Task requirements: Your response should contain every record below, copied exactly.

______________________________

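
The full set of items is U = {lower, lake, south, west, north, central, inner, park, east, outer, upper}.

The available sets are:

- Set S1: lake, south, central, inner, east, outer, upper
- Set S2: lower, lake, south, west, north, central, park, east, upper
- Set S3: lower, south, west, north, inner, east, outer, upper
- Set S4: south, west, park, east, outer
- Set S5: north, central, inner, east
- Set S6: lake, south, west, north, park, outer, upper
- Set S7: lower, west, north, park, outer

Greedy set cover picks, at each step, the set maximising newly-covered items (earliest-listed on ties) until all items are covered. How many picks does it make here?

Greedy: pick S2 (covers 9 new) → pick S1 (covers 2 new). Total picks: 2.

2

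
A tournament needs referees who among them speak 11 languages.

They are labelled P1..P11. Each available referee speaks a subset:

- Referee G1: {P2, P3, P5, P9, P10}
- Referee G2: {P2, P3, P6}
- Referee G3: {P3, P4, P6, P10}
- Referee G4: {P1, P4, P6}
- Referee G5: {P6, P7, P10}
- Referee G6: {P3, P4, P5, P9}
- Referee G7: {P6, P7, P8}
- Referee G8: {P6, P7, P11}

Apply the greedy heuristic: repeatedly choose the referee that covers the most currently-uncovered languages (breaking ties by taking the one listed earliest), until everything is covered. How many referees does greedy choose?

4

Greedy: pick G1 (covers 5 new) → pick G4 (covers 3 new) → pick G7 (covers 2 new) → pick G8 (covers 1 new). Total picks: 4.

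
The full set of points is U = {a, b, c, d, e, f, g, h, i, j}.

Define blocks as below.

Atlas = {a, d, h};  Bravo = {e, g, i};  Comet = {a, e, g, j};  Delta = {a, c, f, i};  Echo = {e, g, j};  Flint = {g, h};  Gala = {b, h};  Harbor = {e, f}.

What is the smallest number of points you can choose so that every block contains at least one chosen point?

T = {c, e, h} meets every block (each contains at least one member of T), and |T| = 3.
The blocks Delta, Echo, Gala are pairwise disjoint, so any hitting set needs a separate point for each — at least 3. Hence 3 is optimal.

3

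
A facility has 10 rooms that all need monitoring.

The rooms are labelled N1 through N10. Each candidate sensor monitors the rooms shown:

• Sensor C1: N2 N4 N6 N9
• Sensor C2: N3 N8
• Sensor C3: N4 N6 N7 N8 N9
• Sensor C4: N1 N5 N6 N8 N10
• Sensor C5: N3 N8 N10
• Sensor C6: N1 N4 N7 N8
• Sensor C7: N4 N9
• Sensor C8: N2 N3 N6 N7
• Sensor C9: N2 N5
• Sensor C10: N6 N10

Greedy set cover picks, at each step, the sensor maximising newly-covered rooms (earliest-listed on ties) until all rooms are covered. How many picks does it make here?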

______________________________

Your solution:
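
The full set of items is U = {lower, lake, south, west, north, central, inner, park, east, outer, upper}.

The available sets are:

- Set S1: lake, south, central, inner, east, outer, upper
- Set S2: lower, lake, south, west, north, central, park, east, upper
- Set S3: lower, south, west, north, inner, east, outer, upper
- Set S4: south, west, park, east, outer
- Set S5: north, central, inner, east
- Set S6: lake, south, west, north, park, outer, upper
- Set S7: lower, west, north, park, outer

Greedy set cover picks, at each step, the set maximising newly-covered items (earliest-listed on ties) until all items are covered. How many picks does it make here?

Greedy: pick S2 (covers 9 new) → pick S1 (covers 2 new). Total picks: 2.

2

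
A tournament needs referees who among them speak 11 languages.

They are labelled P1..P11. Each available referee speaks a subset:

- Referee G1: {P2, P3, P5, P9, P10}
- Referee G2: {P2, P3, P6}
- Referee G3: {P3, P4, P6, P10}
- Referee G4: {P1, P4, P6}
- Referee G5: {P6, P7, P10}
- Referee G6: {P3, P4, P5, P9}
- Referee G7: {P6, P7, P8}
- Referee G8: {P6, P7, P11}

Apply the greedy heuristic: repeatedly choose the referee that covers the most currently-uncovered languages (breaking ties by taking the one listed earliest), until everything is covered. How many referees does greedy choose?

4

Greedy: pick G1 (covers 5 new) → pick G4 (covers 3 new) → pick G7 (covers 2 new) → pick G8 (covers 1 new). Total picks: 4.

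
The full set of points is U = {a, b, c, d, e, f, g, h, i, j}.

Define blocks as below.

Atlas = {a, d, h};  Bravo = {e, g, i};  Comet = {a, e, g, j};  Delta = {a, c, f, i};  Echo = {e, g, j};  Flint = {g, h};  Gala = {b, h};  Harbor = {e, f}.

What is the smallest number of points you can choose so that every block contains at least one chosen point?

T = {c, e, h} meets every block (each contains at least one member of T), and |T| = 3.
The blocks Delta, Echo, Gala are pairwise disjoint, so any hitting set needs a separate point for each — at least 3. Hence 3 is optimal.

3

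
A facility has 10 rooms that all need monitoring.

The rooms are labelled N1 through N10. Each candidate sensor monitors the rooms shown:

• Sensor C1: N2 N4 N6 N9
• Sensor C2: N3 N8
• Sensor C3: N4 N6 N7 N8 N9
• Sensor C4: N1 N5 N6 N8 N10
• Sensor C5: N3 N8 N10
• Sensor C6: N1 N4 N7 N8
• Sensor C7: N4 N9
• Sensor C8: N2 N3 N6 N7
• Sensor C9: N2 N5
• Sensor C10: N6 N10

Greedy set cover picks, at each step, the sensor maximising newly-covered rooms (earliest-listed on ties) until all rooms are covered. How many picks does it make here?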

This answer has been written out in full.